Check each line of the listing below for the string "negative", then copy every line that has it.
++++++
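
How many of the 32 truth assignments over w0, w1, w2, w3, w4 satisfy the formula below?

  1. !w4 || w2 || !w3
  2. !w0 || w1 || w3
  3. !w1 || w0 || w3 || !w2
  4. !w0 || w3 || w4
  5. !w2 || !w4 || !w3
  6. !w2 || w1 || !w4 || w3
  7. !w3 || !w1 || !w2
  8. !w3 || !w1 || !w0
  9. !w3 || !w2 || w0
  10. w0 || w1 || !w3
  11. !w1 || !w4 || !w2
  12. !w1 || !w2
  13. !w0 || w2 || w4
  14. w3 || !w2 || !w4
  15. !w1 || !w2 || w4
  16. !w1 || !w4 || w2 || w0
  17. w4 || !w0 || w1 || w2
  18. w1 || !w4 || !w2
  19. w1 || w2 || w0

There are 2^5 = 32 truth assignments over (w0, w1, w2, w3, w4).
Split on w0. With w0 = true, the clauses containing w0 are satisfied and !w0 drops from the rest; 2 of the 2^4 = 16 assignments to the other variables satisfy what remains.
With w0 = false, by the same count on the reduced clause set, 3 assignments work.
(One model: w0=F, w1=F, w2=T, w3=F, w4=F.)
Total: 2 + 3 = 5.

5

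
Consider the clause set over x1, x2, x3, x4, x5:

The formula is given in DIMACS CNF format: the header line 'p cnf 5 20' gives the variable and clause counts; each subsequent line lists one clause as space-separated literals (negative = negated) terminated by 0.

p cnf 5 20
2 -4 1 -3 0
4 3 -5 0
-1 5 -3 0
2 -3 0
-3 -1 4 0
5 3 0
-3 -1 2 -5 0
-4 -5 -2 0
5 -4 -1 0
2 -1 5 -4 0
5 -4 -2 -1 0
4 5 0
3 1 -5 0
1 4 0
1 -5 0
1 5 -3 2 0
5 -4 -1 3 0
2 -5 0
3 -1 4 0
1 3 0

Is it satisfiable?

Suppose x2 = True.
Suppose x5 = False.
(x3) alone gives x3 = True.
(¬x1) alone gives x1 = False.
(x4) alone gives x4 = True.
This assignment satisfies each clause.
A satisfying assignment: x1: False; x2: True; x3: True; x4: True; x5: False.

Yes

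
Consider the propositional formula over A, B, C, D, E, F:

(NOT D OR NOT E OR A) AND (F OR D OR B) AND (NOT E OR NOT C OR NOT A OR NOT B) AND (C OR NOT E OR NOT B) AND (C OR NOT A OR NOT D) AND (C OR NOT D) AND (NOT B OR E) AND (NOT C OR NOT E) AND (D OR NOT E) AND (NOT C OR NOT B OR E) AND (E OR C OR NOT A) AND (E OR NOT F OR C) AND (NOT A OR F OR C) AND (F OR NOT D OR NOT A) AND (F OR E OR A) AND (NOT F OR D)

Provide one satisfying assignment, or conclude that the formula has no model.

A=false; B=false; C=true; D=true; E=false; F=true

Branch on C: set C = true.
From the singleton clause (NOT E), E = false.
From the singleton clause (NOT B), B = false.
Branch on F: set F = true.
From the singleton clause (D), D = true.
Every clause is now satisfied; A is unconstrained.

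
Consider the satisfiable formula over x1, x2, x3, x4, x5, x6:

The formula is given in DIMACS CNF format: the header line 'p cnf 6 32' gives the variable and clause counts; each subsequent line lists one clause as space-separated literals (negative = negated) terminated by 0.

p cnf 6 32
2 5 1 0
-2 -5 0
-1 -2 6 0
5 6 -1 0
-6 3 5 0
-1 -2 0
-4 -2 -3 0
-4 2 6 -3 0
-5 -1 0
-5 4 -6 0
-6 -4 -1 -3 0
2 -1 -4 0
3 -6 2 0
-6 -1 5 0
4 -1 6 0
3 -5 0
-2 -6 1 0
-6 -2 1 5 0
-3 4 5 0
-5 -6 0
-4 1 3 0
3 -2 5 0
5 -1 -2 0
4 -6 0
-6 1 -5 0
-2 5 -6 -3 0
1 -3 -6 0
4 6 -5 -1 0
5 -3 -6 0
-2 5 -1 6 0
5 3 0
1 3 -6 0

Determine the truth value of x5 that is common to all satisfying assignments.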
++++++
**Output for this task**
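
The formula is given in DIMACS CNF format: the header line 'p cnf 5 20' gives the variable and clause counts; each subsequent line lists one clause as space-separated literals (negative = negated) terminated by 0.
The formula is given in DIMACS CNF format: the header line 'p cnf 6 32' gives the variable and clause counts; each subsequent line lists one clause as space-separated literals (negative = negated) terminated by 0.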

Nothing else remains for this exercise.